(Collection entries)
[Start of section]

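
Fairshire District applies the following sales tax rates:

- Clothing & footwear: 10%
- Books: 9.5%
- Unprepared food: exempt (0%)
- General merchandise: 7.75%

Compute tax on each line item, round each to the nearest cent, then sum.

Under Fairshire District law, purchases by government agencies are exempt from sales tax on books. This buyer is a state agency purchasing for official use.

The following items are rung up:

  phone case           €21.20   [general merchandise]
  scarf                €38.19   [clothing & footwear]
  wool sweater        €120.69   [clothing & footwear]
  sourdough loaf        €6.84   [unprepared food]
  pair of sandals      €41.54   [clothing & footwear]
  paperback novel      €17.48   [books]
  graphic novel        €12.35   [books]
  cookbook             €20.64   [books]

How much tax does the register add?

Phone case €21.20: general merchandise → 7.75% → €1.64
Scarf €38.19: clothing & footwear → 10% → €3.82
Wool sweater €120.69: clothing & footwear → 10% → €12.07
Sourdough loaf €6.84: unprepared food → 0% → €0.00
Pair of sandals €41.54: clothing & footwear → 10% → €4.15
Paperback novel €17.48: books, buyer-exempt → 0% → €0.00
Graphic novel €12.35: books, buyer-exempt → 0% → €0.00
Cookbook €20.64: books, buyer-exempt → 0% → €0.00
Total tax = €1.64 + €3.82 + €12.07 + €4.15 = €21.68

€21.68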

[End of section]
[Start of section]

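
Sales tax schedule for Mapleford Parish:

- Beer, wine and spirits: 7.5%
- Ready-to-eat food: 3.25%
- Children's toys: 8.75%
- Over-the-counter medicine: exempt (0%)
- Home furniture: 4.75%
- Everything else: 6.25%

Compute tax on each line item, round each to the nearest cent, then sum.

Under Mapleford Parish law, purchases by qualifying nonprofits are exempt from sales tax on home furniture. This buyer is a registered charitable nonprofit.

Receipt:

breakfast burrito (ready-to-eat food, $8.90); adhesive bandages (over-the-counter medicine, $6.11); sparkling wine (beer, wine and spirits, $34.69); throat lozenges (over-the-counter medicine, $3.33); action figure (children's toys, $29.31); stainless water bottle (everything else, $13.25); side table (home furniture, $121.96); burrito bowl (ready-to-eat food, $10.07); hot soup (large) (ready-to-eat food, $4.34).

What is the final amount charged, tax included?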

[End of section]

**What is required:**
Starting at the line that has "- Over-the-counter medicine: exempt (0%)" in the records above, restate word for word every line until the one that has "What is the", and include that one as well.

**Exercise solution:**
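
- Over-the-counter medicine: exempt (0%)
- Home furniture: 4.75%
- Everything else: 6.25%

Compute tax on each line item, round each to the nearest cent, then sum.

Under Mapleford Parish law, purchases by qualifying nonprofits are exempt from sales tax on home furniture. This buyer is a registered charitable nonprofit.

Receipt:

breakfast burrito (ready-to-eat food, $8.90); adhesive bandages (over-the-counter medicine, $6.11); sparkling wine (beer, wine and spirits, $34.69); throat lozenges (over-the-counter medicine, $3.33); action figure (children's toys, $29.31); stainless water bottle (everything else, $13.25); side table (home furniture, $121.96); burrito bowl (ready-to-eat food, $10.07); hot soup (large) (ready-to-eat food, $4.34).

What is the final amount charged, tax included?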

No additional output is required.